Task statement
Take the records below and retype them line by line, from the first line through the one containing "Note u ∈ H^1_0(0, 2/3)"; stop there.

Extracted material
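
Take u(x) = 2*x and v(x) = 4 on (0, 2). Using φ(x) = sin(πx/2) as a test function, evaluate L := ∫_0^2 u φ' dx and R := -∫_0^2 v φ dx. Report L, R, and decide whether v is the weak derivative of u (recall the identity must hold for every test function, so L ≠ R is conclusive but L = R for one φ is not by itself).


LHS = -8/π, RHS = -16/π. No, v is not the weak derivative of u.

u(x) = 2*x, classical derivative u'(x) = 2.
φ(x) = sin(πx/2), so φ'(x) = π*cos(π*x/2)/2.
Note φ(0) = φ(2) = 0, so the boundary term u·φ vanishes.
LHS = ∫_0^2 u(x) φ'(x) dx = ∫_0^2 (π*x*cos(π*x/2)) dx. Term by term:
  ∫_0^2 π*x*cos(π*x/2) dx = -8/π.
So LHS = -8/π.
∫_0^2 v(x) φ(x) dx = ∫_0^2 (4*sin(π*x/2)) dx. Term by term:
  ∫_0^2 4*sin(π*x/2) dx = 16/π.
So RHS = -∫_0^2 v(x) φ(x) dx = -16/π.
LHS − RHS = 8/π ≠ 0, so the identity fails.
(For a valid weak derivative the identity must hold for EVERY test function, in particular this one. The failure shows v is NOT the weak derivative of u.)
Correct weak derivative would be u'(x) = 2.


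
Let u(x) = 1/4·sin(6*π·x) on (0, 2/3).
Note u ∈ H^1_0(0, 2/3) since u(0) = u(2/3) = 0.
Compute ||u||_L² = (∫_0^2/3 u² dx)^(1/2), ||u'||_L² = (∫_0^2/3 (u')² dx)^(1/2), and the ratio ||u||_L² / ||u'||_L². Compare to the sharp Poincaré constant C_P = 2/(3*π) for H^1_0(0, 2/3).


||u||_L² / ||u'||_L² = 1/(6*π) < C_P = 2/(3*π).

u(x) = 1/4·sin(6*π·x), so u'(x) = 3*π*cos(6*π*x)/2.
Writing u(x) = A·sin(kπx/L) with A = 1/4 and k = 4, use ∫_0^L sin²(kπx/L) dx = L/2 and ∫_0^L cos²(kπx/L) dx = L/2.
u² = 1/16·sin²(6*π·x) and (u')² = 9*π^2/4·cos²(6*π·x), and each of sin², cos² integrates to L/2 = 1/3 over (0, 2/3).
∫_0^2/3 u² dx = 1/48, so ||u||_L² = sqrt(3)/12.
∫_0^2/3 (u')² dx = 3*π^2/4, so ||u'||_L² = sqrt(3)*π/2.
Ratio ||u||_L² / ||u'||_L² = 1/(6*π).
Sharp Poincaré constant on H^1_0(0, 2/3) is C_P = L/π = 2/(3*π), achieved by sin(3*π/2·x).
This is the k = 4 harmonic; the ratio L/(kπ) is strictly less than C_P = L/π, consistent with the sharp inequality ||u||_L² ≤ C_P ||u'||_L².


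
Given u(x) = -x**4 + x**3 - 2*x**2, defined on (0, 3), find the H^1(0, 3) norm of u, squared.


||u||_{H^1}^2 = 22203/4

The H^1 norm (squared) on an interval (0, L) is
  ||u||_{H^1}^2 = ∫_0^L u(x)^2 dx + ∫_0^L u'(x)^2 dx.
Compute u'(x) = -4*x**3 + 3*x**2 - 4*x.
Then u(x)^2 = x**8 - 2*x**7 + 5*x**6 - 4*x**5 + 4*x**4 and u'(x)^2 = 16*x**6 - 24*x**5 + 41*x**4 - 24*x**3 + 16*x**2.
Integrate each monomial from 0 to 3 using ∫_0^3 c·x^n dx = c·3^(n+1)/(n+1):
  ∫_0^3 u(x)^2 dx = ∫_0^3 (x^8 - 2*x^7 + 5*x^6 - 4*x^5 + 4*x^4) dx. Term by term:
    ∫_0^3 x^8 dx = 2187;  ∫_0^3 -2*x^7 dx = -6561/4;  ∫_0^3 5*x^6 dx = 10935/7;
    ∫_0^3 -4*x^5 dx = -486;  ∫_0^3 4*x^4 dx = 972/5.
  Sum: 2187 − 6561/4 + 10935/7 − 486 + 972/5 = 254421/140.
  ∫_0^3 u'(x)^2 dx = ∫_0^3 (16*x^6 - 24*x^5 + 41*x^4 - 24*x^3 + 16*x^2) dx. Term by term:
    ∫_0^3 16*x^6 dx = 34992/7;  ∫_0^3 -24*x^5 dx = -2916;  ∫_0^3 41*x^4 dx = 9963/5;
    ∫_0^3 -24*x^3 dx = -486;  ∫_0^3 16*x^2 dx = 144.
  Sum: 34992/7 − 2916 + 9963/5 − 486 + 144 = 130671/35.
Adding: ||u||_{H^1}^2 = 254421/140 + 130671/35 = 22203/4.


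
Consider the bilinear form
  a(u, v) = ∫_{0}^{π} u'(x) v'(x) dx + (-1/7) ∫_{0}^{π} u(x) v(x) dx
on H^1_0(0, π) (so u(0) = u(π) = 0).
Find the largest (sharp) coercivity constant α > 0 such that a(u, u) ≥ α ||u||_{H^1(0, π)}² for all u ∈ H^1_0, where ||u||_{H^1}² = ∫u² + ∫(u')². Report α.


α = 3/7

Coercivity of a(·,·) on H^1_0(0, π) means a(u, u) ≥ α ||u||_{H^1}² for every u ∈ H^1_0.
The interval has length L = π, and Poincaré/coercivity depend only on L. Here a(u, u) = ∫(u')² + (-1/7)·∫u².
Here c = -1/7 < 0 with |c| < (π/L)² = 1, so coercivity still holds. The condition a(u,u) ≥ α||u||_{H^1}² reads (1−α)∫(u')² ≥ (α−c)∫u². Any admissible α is ≤ 1 (rapidly oscillating u have ∫u²/∫(u')² → 0), and α = 1 would force 0 ≥ (1−c)∫u², impossible since c < 1; so 1−α > 0. By the sharp Poincaré inequality on H^1_0 of an interval of length L, ∫(u')² ≥ (π/L)²∫u² with equality for the first sine mode sin(π(x−x₀)/L) (x₀ the left endpoint), so the inequality holds for all u iff (1−α)(π/L)² ≥ α − c, i.e. α ≤ ((π/L)² + c)/((π/L)² + 1) = (1 + c(L/π)²)/(1 + (L/π)²). (Direct route, valid since c ≤ 0: Poincaré gives c∫u² ≥ c(L/π)²∫(u')², so a(u,u) ≥ (1 + c(L/π)²)∫(u')², while ||u||_{H^1}² ≤ (1 + (L/π)²)∫(u')²; dividing yields the same α.) With (π/L)² = 1 and c = -1/7, the largest admissible constant is α = ((π/L)² + c)/((π/L)² + 1).
Simplifying, α = 3/7.


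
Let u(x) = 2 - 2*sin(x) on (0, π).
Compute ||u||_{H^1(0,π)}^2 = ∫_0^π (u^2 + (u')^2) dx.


||u||_{H^1(0,π)}^2 = -16 + 8*π

u'(x) = -2*cos(x).
Expand u² and (u')² and integrate term by term on (0, π), using: for integers n ≥ 1, ∫_0^π sin²(nx) dx = ∫_0^π cos²(nx) dx = π/2; for n ≠ n', ∫_0^π sin(nx)sin(n'x) dx = ∫_0^π cos(nx)cos(n'x) dx = 0; and by product-to-sum, ∫_0^π sin(nx)cos(n'x) dx = ½∫_0^π [sin((n+n')x) + sin((n−n')x)] dx, which is 0 when n+n' is even and 2n/(n²−n'²) when n+n' is odd (it need not vanish on (0, π)). For the constant mode: ∫_0^π 1 dx = π, ∫_0^π cos(nx) dx = 0, ∫_0^π sin(nx) dx = (1−(−1)^n)/n.
  u² squared terms: (2)²·∫1 dx = 4·π = 4*π;  (-2)²·∫sin(x)² dx = 4·π/2 = 2*π.
  u² cross terms: 2·(2)·(-2)·∫1·sin(x) dx = -8·(2) = -16.
  So ∫_0^π u² dx = 4*π + 2*π − 16 = -16 + 6*π.
  (u')² squared terms: (-2)²·∫cos(x)² dx = 4·π/2 = 2*π.
  So ∫_0^π (u')² dx = 2*π.
||u||_{H^1}^2 = (-16 + 6*π) + (2*π) = -16 + 8*π.


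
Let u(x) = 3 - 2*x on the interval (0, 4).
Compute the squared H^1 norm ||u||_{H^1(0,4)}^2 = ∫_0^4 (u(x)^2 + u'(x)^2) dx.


||u||_{H^1}^2 = 124/3

The H^1 norm (squared) on an interval (0, L) is
  ||u||_{H^1}^2 = ∫_0^L u(x)^2 dx + ∫_0^L u'(x)^2 dx.
Compute u'(x) = -2.
Then u(x)^2 = 4*x**2 - 12*x + 9 and u'(x)^2 = 4.
Integrate each monomial from 0 to 4 using ∫_0^4 c·x^n dx = c·4^(n+1)/(n+1):
  ∫_0^4 u(x)^2 dx = ∫_0^4 (4*x^2 - 12*x + 9) dx. Term by term:
    ∫_0^4 4*x^2 dx = 256/3;  ∫_0^4 -12*x dx = -96;  ∫_0^4 9 dx = 36.
  Sum: 256/3 − 96 + 36 = 76/3.
  ∫_0^4 u'(x)^2 dx = ∫_0^4 (4) dx. Term by term:
    ∫_0^4 4 dx = 16.
Adding: ||u||_{H^1}^2 = 76/3 + 16 = 124/3.


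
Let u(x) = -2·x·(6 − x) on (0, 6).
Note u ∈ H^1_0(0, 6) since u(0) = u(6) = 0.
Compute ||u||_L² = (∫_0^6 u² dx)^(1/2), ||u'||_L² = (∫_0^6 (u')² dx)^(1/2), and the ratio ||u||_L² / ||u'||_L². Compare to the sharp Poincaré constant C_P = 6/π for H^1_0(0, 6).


||u||_L² / ||u'||_L² = 3*sqrt(10)/5 < C_P = 6/π.

u(x) = -2·x·(6 − x), so u'(x) = 4*x - 12.
u(x) = -2·x·(6 − x) vanishes at x = 0 and x = 6, so u ∈ H^1_0(0, 6). Differentiate via the product rule and integrate the resulting polynomials term by term.
  ∫_0^6 u² dx = ∫_0^6 (4*x^4 - 48*x^3 + 144*x^2) dx. Term by term:
    ∫_0^6 4*x^4 dx = 31104/5;  ∫_0^6 -48*x^3 dx = -15552;  ∫_0^6 144*x^2 dx = 10368.
  Sum: 31104/5 − 15552 + 10368 = 5184/5.
  ∫_0^6 (u')² dx = ∫_0^6 (16*x^2 - 96*x + 144) dx. Term by term:
    ∫_0^6 16*x^2 dx = 1152;  ∫_0^6 -96*x dx = -1728;  ∫_0^6 144 dx = 864.
  Sum: 1152 − 1728 + 864 = 288.
∫_0^6 u² dx = 5184/5, so ||u||_L² = 72*sqrt(5)/5.
∫_0^6 (u')² dx = 288, so ||u'||_L² = 12*sqrt(2).
Ratio ||u||_L² / ||u'||_L² = 3*sqrt(10)/5.
Sharp Poincaré constant on H^1_0(0, 6) is C_P = L/π = 6/π, achieved by sin(π/6·x).
A polynomial bump cannot attain the sharp Poincaré constant (only the first sine eigenfunction does), so the ratio is strictly less than C_P, consistent with ||u||_L² ≤ C_P ||u'||_L².


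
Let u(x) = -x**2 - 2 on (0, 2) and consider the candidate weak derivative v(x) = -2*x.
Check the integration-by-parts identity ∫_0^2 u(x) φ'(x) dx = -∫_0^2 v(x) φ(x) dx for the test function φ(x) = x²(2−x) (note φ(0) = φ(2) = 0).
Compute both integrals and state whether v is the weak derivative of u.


LHS = 16/5, RHS = 16/5. Yes, v = u' weakly.

u(x) = -x**2 - 2, classical derivative u'(x) = -2*x.
φ(x) = x²(2−x), so φ'(x) = x*(4 - 3*x).
Note φ(0) = φ(2) = 0, so the boundary term u·φ vanishes.
LHS = ∫_0^2 u(x) φ'(x) dx = ∫_0^2 (3*x^4 - 4*x^3 + 6*x^2 - 8*x) dx. Term by term:
  ∫_0^2 3*x^4 dx = 96/5;  ∫_0^2 -4*x^3 dx = -16;  ∫_0^2 6*x^2 dx = 16;
  ∫_0^2 -8*x dx = -16.
Sum: 96/5 − 16 + 16 − 16 = 16/5.
So LHS = 16/5.
∫_0^2 v(x) φ(x) dx = ∫_0^2 (2*x^4 - 4*x^3) dx. Term by term:
  ∫_0^2 2*x^4 dx = 64/5;  ∫_0^2 -4*x^3 dx = -16.
Sum: 64/5 − 16 = -16/5.
So RHS = -∫_0^2 v(x) φ(x) dx = 16/5.
LHS = RHS, so the identity holds for this test φ.
Moreover u is smooth here and v(x) = u'(x) = -2*x pointwise, so the identity holds for every test function. Hence v is the weak derivative of u.


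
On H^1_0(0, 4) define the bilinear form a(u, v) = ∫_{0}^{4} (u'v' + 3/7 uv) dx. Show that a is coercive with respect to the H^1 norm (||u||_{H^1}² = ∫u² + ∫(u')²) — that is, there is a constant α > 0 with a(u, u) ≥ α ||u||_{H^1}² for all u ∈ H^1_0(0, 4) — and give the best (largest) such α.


α = (48/7 + π^2)/(π^2 + 16)

Coercivity of a(·,·) on H^1_0(0, 4) means a(u, u) ≥ α ||u||_{H^1}² for every u ∈ H^1_0.
The interval has length L = 4, and Poincaré/coercivity depend only on L. Here a(u, u) = ∫(u')² + (3/7)·∫u².
Here 0 < c = 3/7 < 1. The condition a(u,u) ≥ α||u||_{H^1}² reads (1−α)∫(u')² ≥ (α−c)∫u². Any admissible α is ≤ 1 (rapidly oscillating u have ∫u²/∫(u')² → 0), and α = 1 would force 0 ≥ (1−c)∫u², impossible since c < 1; so 1−α > 0. By the sharp Poincaré inequality on H^1_0 of an interval of length L, ∫(u')² ≥ (π/L)²∫u² with equality for the first sine mode sin(π(x−x₀)/L) (x₀ the left endpoint), so the inequality holds for all u iff (1−α)(π/L)² ≥ α − c, i.e. α ≤ ((π/L)² + c)/((π/L)² + 1) = (1 + c(L/π)²)/(1 + (L/π)²). With (π/L)² = π^2/16 and c = 3/7, the largest admissible constant is α = ((π/L)² + c)/((π/L)² + 1).
Simplifying, α = (48/7 + π^2)/(π^2 + 16).


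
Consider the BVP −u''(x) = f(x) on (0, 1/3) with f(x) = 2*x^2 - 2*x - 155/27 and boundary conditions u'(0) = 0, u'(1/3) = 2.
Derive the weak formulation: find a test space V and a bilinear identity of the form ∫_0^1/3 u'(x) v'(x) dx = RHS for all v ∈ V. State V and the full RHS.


V = H^1(0, 1/3) (v unrestricted at boundary; u is determined up to an additive constant); weak form: ∫_0^1/3 u'v' dx = ∫_0^1/3 (2*x^2 - 2*x - 155/27) v dx + 2·v(1/3) for all v ∈ V.

Multiply both sides by a test function v and integrate from 0 to 1/3:
  ∫_0^1/3 −u''(x) v(x) dx = ∫_0^1/3 f(x) v(x) dx.
Integrate the LHS by parts once:
  ∫_0^1/3 −u'' v dx = −[u'(x) v(x)]_0^1/3 + ∫_0^1/3 u'(x) v'(x) dx.
Thus ∫_0^1/3 u'(x) v'(x) dx = ∫_0^1/3 f(x) v(x) dx + [u'(x) v(x)]_0^1/3.
Choose V so that boundary terms are either known or forced to vanish.
u has inhomogeneous Neumann u'(0) = 0, u'(1/3) = 2. [u' v]_0^1/3 = (2)·v(1/3) − (0)·v(0) = 2·v(1/3). Take V = H^1(0, 1/3); boundary term becomes part of RHS.
Weak formulation: find u (satisfying any essential BC) such that ∫_0^1/3 u'(x) v'(x) dx = ∫_0^1/3 f v dx + 2·v(1/3) for all v ∈ V (Neumann data are natural BCs: they enter the RHS as boundary terms).
Substituting f(x) = 2*x^2 - 2*x - 155/27, the right-hand side is ∫_0^1/3 (2*x^2 - 2*x - 155/27) v dx + 2·v(1/3).
Compatibility check (pure Neumann): taking v ≡ 1 ∈ V gives 0 = ∫_0^1/3 f dx + (2) − (0), i.e. ∫_0^1/3 f dx must equal u'(0) − u'(1/3) = -2. Indeed ∫_0^1/3 (2*x^2 - 2*x - 155/27) dx = -2, so the data are compatible. The solution is then unique only up to an additive constant (fix it e.g. by requiring ∫_0^1/3 u dx = 0).


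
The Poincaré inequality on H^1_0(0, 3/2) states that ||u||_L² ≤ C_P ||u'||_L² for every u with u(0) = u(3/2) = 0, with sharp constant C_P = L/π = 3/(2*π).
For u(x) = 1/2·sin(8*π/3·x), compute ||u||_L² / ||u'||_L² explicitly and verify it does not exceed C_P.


||u||_L² / ||u'||_L² = 3/(8*π) < C_P = 3/(2*π).

u(x) = 1/2·sin(8*π/3·x), so u'(x) = 4*π*cos(8*π*x/3)/3.
Writing u(x) = A·sin(kπx/L) with A = 1/2 and k = 4, use ∫_0^L sin²(kπx/L) dx = L/2 and ∫_0^L cos²(kπx/L) dx = L/2.
u² = 1/4·sin²(8*π/3·x) and (u')² = 16*π^2/9·cos²(8*π/3·x), and each of sin², cos² integrates to L/2 = 3/4 over (0, 3/2).
∫_0^3/2 u² dx = 3/16, so ||u||_L² = sqrt(3)/4.
∫_0^3/2 (u')² dx = 4*π^2/3, so ||u'||_L² = 2*sqrt(3)*π/3.
Ratio ||u||_L² / ||u'||_L² = 3/(8*π).
Sharp Poincaré constant on H^1_0(0, 3/2) is C_P = L/π = 3/(2*π), achieved by sin(2*π/3·x).
This is the k = 4 harmonic; the ratio L/(kπ) is strictly less than C_P = L/π, consistent with the sharp inequality ||u||_L² ≤ C_P ||u'||_L².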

Answer for this exercise
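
Take u(x) = 2*x and v(x) = 4 on (0, 2). Using φ(x) = sin(πx/2) as a test function, evaluate L := ∫_0^2 u φ' dx and R := -∫_0^2 v φ dx. Report L, R, and decide whether v is the weak derivative of u (recall the identity must hold for every test function, so L ≠ R is conclusive but L = R for one φ is not by itself).


LHS = -8/π, RHS = -16/π. No, v is not the weak derivative of u.

u(x) = 2*x, classical derivative u'(x) = 2.
φ(x) = sin(πx/2), so φ'(x) = π*cos(π*x/2)/2.
Note φ(0) = φ(2) = 0, so the boundary term u·φ vanishes.
LHS = ∫_0^2 u(x) φ'(x) dx = ∫_0^2 (π*x*cos(π*x/2)) dx. Term by term:
  ∫_0^2 π*x*cos(π*x/2) dx = -8/π.
So LHS = -8/π.
∫_0^2 v(x) φ(x) dx = ∫_0^2 (4*sin(π*x/2)) dx. Term by term:
  ∫_0^2 4*sin(π*x/2) dx = 16/π.
So RHS = -∫_0^2 v(x) φ(x) dx = -16/π.
LHS − RHS = 8/π ≠ 0, so the identity fails.
(For a valid weak derivative the identity must hold for EVERY test function, in particular this one. The failure shows v is NOT the weak derivative of u.)
Correct weak derivative would be u'(x) = 2.


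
Let u(x) = 1/4·sin(6*π·x) on (0, 2/3).
Note u ∈ H^1_0(0, 2/3) since u(0) = u(2/3) = 0.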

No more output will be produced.